Content starts
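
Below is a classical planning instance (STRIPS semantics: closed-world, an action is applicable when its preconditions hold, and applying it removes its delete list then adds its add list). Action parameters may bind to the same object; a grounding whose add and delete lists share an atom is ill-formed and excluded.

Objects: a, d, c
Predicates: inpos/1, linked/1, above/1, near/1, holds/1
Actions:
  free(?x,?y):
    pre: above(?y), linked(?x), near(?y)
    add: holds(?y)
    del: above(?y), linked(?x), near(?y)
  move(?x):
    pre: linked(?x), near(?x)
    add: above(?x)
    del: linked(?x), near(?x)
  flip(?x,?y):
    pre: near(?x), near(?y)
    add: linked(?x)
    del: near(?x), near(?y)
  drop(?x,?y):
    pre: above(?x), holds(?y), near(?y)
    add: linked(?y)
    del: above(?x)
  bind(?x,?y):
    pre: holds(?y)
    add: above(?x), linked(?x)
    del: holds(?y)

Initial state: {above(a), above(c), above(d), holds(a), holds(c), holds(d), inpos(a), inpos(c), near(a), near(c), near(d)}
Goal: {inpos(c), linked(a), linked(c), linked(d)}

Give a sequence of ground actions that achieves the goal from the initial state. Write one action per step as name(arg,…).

flip(a,a); flip(d,d); flip(c,c)

1. flip(a,a)  →  {above(a), above(c), above(d), holds(a), holds(c), holds(d), inpos(a), inpos(c), linked(a), near(c), near(d)}
2. flip(d,d)  →  {above(a), above(c), above(d), holds(a), holds(c), holds(d), inpos(a), inpos(c), linked(a), linked(d), near(c)}
3. flip(c,c)  →  {above(a), above(c), above(d), holds(a), holds(c), holds(d), inpos(a), inpos(c), linked(a), linked(c), linked(d)}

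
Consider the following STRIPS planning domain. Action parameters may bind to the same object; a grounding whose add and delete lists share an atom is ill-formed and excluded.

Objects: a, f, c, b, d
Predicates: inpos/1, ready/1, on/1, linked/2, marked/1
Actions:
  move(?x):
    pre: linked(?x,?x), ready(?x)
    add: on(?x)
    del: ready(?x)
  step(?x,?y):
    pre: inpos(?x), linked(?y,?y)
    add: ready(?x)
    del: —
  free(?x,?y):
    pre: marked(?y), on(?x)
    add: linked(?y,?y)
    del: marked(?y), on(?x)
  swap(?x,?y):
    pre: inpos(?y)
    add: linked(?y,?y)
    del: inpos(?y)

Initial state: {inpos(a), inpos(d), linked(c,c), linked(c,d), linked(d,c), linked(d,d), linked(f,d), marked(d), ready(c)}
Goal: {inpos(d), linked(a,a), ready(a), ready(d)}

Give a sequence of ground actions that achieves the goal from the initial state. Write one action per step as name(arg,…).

step(a,c); step(d,c); swap(a,a)

1. step(a,c)  →  {inpos(a), inpos(d), linked(c,c), linked(c,d), linked(d,c), linked(d,d), linked(f,d), marked(d), ready(a), ready(c)}
2. step(d,c)  →  {inpos(a), inpos(d), linked(c,c), linked(c,d), linked(d,c), linked(d,d), linked(f,d), marked(d), ready(a), ready(c), ready(d)}
3. swap(a,a)  →  {inpos(d), linked(a,a), linked(c,c), linked(c,d), linked(d,c), linked(d,d), linked(f,d), marked(d), ready(a), ready(c), ready(d)}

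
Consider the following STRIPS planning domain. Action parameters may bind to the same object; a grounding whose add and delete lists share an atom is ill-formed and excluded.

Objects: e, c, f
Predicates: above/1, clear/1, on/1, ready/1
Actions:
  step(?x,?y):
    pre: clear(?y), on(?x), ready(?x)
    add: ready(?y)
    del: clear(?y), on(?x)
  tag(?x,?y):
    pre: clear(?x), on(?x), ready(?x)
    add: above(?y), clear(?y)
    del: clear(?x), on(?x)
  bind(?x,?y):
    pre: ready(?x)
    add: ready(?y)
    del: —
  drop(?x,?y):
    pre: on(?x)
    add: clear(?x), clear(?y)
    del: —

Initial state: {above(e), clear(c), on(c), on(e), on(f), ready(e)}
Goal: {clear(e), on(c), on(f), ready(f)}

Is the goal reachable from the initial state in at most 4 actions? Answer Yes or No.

1. bind(e,f)  →  {above(e), clear(c), on(c), on(e), on(f), ready(e), ready(f)}
2. drop(e,e)  →  {above(e), clear(c), clear(e), on(c), on(e), on(f), ready(e), ready(f)}
optimal plan length = 2; 2 ≤ 4

Yes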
Content ends
▶ [What you should do] Copy out each record above exactly, leaving nothing out.

▶ [Task result]
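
Below is a classical planning instance (STRIPS semantics: closed-world, an action is applicable when its preconditions hold, and applying it removes its delete list then adds its add list). Action parameters may bind to the same object; a grounding whose add and delete lists share an atom is ill-formed and excluded.

Objects: a, d, c
Predicates: inpos/1, linked/1, above/1, near/1, holds/1
Actions:
  free(?x,?y):
    pre: above(?y), linked(?x), near(?y)
    add: holds(?y)
    del: above(?y), linked(?x), near(?y)
  move(?x):
    pre: linked(?x), near(?x)
    add: above(?x)
    del: linked(?x), near(?x)
  flip(?x,?y):
    pre: near(?x), near(?y)
    add: linked(?x)
    del: near(?x), near(?y)
  drop(?x,?y):
    pre: above(?x), holds(?y), near(?y)
    add: linked(?y)
    del: above(?x)
  bind(?x,?y):
    pre: holds(?y)
    add: above(?x), linked(?x)
    del: holds(?y)

Initial state: {above(a), above(c), above(d), holds(a), holds(c), holds(d), inpos(a), inpos(c), near(a), near(c), near(d)}
Goal: {inpos(c), linked(a), linked(c), linked(d)}

Give a sequence of ground actions that achieves the goal from the initial state. Write one action per step as name(arg,…).

flip(a,a); flip(d,d); flip(c,c)

1. flip(a,a)  →  {above(a), above(c), above(d), holds(a), holds(c), holds(d), inpos(a), inpos(c), linked(a), near(c), near(d)}
2. flip(d,d)  →  {above(a), above(c), above(d), holds(a), holds(c), holds(d), inpos(a), inpos(c), linked(a), linked(d), near(c)}
3. flip(c,c)  →  {above(a), above(c), above(d), holds(a), holds(c), holds(d), inpos(a), inpos(c), linked(a), linked(c), linked(d)}

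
Consider the following STRIPS planning domain. Action parameters may bind to the same object; a grounding whose add and delete lists share an atom is ill-formed and excluded.

Objects: a, f, c, b, d
Predicates: inpos/1, ready/1, on/1, linked/2, marked/1
Actions:
  move(?x):
    pre: linked(?x,?x), ready(?x)
    add: on(?x)
    del: ready(?x)
  step(?x,?y):
    pre: inpos(?x), linked(?y,?y)
    add: ready(?x)
    del: —
  free(?x,?y):
    pre: marked(?y), on(?x)
    add: linked(?y,?y)
    del: marked(?y), on(?x)
  swap(?x,?y):
    pre: inpos(?y)
    add: linked(?y,?y)
    del: inpos(?y)

Initial state: {inpos(a), inpos(d), linked(c,c), linked(c,d), linked(d,c), linked(d,d), linked(f,d), marked(d), ready(c)}
Goal: {inpos(d), linked(a,a), ready(a), ready(d)}

Give a sequence of ground actions that achieves the goal from the initial state. Write one action per step as name(arg,…).

step(a,c); step(d,c); swap(a,a)

1. step(a,c)  →  {inpos(a), inpos(d), linked(c,c), linked(c,d), linked(d,c), linked(d,d), linked(f,d), marked(d), ready(a), ready(c)}
2. step(d,c)  →  {inpos(a), inpos(d), linked(c,c), linked(c,d), linked(d,c), linked(d,d), linked(f,d), marked(d), ready(a), ready(c), ready(d)}
3. swap(a,a)  →  {inpos(d), linked(a,a), linked(c,c), linked(c,d), linked(d,c), linked(d,d), linked(f,d), marked(d), ready(a), ready(c), ready(d)}

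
Consider the following STRIPS planning domain. Action parameters may bind to the same object; a grounding whose add and delete lists share an atom is ill-formed and excluded.

Objects: e, c, f
Predicates: above/1, clear/1, on/1, ready/1
Actions:
  step(?x,?y):
    pre: clear(?y), on(?x), ready(?x)
    add: ready(?y)
    del: clear(?y), on(?x)
  tag(?x,?y):
    pre: clear(?x), on(?x), ready(?x)
    add: above(?y), clear(?y)
    del: clear(?x), on(?x)
  bind(?x,?y):
    pre: ready(?x)
    add: ready(?y)
    del: —
  drop(?x,?y):
    pre: on(?x)
    add: clear(?x), clear(?y)
    del: —

Initial state: {above(e), clear(c), on(c), on(e), on(f), ready(e)}
Goal: {clear(e), on(c), on(f), ready(f)}

Is the goal reachable from the initial state in at most 4 actions? Answer Yes or No.

1. bind(e,f)  →  {above(e), clear(c), on(c), on(e), on(f), ready(e), ready(f)}
2. drop(e,e)  →  {above(e), clear(c), clear(e), on(c), on(e), on(f), ready(e), ready(f)}
optimal plan length = 2; 2 ≤ 4

Yes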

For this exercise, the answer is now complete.